Saved data entries
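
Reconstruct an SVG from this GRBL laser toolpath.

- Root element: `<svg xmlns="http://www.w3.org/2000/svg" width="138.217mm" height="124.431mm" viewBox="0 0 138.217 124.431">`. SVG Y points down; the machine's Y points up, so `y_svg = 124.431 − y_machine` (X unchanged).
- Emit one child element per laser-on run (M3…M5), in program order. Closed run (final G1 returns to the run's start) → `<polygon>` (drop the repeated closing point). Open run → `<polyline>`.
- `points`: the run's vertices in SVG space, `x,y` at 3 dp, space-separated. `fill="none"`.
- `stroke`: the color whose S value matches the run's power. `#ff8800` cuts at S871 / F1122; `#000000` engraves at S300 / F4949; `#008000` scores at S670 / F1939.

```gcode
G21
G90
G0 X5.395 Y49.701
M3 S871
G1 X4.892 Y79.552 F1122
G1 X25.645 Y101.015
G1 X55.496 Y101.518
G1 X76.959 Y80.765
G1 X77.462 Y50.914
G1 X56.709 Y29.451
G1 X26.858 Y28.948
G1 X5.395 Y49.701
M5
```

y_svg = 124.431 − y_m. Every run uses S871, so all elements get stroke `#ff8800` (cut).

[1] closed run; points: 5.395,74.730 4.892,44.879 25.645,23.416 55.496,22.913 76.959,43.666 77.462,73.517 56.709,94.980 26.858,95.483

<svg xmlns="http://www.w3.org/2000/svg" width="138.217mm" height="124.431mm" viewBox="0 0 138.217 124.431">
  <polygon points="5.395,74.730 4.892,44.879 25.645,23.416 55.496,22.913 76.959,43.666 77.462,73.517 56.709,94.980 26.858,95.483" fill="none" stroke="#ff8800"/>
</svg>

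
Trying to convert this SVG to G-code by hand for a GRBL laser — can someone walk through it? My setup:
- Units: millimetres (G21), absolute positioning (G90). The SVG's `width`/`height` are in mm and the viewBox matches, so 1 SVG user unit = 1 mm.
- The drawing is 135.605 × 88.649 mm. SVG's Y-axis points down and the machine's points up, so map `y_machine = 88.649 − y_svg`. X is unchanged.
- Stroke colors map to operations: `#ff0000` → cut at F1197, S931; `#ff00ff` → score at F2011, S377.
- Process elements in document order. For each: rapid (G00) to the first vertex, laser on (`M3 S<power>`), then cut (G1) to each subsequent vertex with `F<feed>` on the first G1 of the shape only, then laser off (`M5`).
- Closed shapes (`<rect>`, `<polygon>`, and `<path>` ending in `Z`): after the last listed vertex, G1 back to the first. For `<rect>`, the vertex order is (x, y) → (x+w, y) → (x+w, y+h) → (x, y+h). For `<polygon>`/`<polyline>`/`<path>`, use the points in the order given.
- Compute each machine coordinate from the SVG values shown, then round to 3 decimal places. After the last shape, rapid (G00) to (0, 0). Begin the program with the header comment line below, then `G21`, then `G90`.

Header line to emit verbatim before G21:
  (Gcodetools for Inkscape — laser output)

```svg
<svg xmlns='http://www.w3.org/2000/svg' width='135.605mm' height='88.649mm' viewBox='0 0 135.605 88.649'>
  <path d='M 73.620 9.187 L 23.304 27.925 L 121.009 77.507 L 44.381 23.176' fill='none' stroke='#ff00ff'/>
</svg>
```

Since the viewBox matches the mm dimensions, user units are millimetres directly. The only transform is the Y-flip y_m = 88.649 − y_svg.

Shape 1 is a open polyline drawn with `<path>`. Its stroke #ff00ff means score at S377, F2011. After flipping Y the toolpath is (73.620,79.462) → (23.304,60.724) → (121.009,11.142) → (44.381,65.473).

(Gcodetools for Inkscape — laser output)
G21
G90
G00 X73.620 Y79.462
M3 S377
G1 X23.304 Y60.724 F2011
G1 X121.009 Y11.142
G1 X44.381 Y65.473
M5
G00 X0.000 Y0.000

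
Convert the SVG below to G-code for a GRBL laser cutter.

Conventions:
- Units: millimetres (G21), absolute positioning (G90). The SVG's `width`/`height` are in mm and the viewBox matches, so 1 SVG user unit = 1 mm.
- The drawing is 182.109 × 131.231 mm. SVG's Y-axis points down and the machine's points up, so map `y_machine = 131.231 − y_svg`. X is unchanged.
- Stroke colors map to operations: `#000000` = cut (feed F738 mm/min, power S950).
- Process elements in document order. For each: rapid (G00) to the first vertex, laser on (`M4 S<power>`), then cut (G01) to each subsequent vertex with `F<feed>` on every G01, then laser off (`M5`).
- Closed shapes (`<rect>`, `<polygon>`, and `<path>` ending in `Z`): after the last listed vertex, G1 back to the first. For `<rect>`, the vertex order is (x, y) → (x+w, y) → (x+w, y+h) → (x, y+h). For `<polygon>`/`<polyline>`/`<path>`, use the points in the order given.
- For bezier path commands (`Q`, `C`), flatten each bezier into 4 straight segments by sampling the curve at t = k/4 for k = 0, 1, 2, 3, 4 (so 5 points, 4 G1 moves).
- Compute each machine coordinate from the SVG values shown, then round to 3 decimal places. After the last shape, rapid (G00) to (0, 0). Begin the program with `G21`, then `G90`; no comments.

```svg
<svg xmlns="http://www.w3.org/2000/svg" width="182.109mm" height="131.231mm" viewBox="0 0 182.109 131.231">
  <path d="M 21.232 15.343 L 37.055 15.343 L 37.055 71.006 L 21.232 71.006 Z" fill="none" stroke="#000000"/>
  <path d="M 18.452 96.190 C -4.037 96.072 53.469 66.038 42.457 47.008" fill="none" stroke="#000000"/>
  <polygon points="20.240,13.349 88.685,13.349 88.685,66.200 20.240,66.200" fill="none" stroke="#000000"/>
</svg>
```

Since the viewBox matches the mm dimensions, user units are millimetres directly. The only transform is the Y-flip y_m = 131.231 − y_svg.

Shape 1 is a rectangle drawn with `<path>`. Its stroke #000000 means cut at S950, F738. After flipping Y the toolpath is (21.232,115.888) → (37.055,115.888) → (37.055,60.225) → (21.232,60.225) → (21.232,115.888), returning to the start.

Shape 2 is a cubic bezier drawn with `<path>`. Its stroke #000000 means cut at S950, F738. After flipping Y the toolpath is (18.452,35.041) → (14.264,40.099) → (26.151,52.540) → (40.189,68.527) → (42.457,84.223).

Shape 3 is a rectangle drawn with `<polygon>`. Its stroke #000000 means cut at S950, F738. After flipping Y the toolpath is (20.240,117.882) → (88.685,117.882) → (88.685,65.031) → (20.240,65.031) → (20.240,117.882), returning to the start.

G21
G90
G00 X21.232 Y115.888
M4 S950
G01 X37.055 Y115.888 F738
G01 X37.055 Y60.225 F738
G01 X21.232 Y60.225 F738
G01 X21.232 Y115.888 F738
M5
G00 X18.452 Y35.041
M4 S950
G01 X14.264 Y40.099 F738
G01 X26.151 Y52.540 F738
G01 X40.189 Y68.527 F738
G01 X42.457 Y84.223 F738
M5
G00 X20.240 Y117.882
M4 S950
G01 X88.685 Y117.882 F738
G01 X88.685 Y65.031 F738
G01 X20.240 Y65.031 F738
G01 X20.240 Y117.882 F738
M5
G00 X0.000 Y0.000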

▶ **Exercise directions**: Write down again the exact lines running from the beginning of the data to the line containing "the run's vertices", with both ends included.

▶ **Exercise solution**:
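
Reconstruct an SVG from this GRBL laser toolpath.

- Root element: `<svg xmlns="http://www.w3.org/2000/svg" width="138.217mm" height="124.431mm" viewBox="0 0 138.217 124.431">`. SVG Y points down; the machine's Y points up, so `y_svg = 124.431 − y_machine` (X unchanged).
- Emit one child element per laser-on run (M3…M5), in program order. Closed run (final G1 returns to the run's start) → `<polygon>` (drop the repeated closing point). Open run → `<polyline>`.
- `points`: the run's vertices in SVG space, `x,y` at 3 dp, space-separated. `fill="none"`.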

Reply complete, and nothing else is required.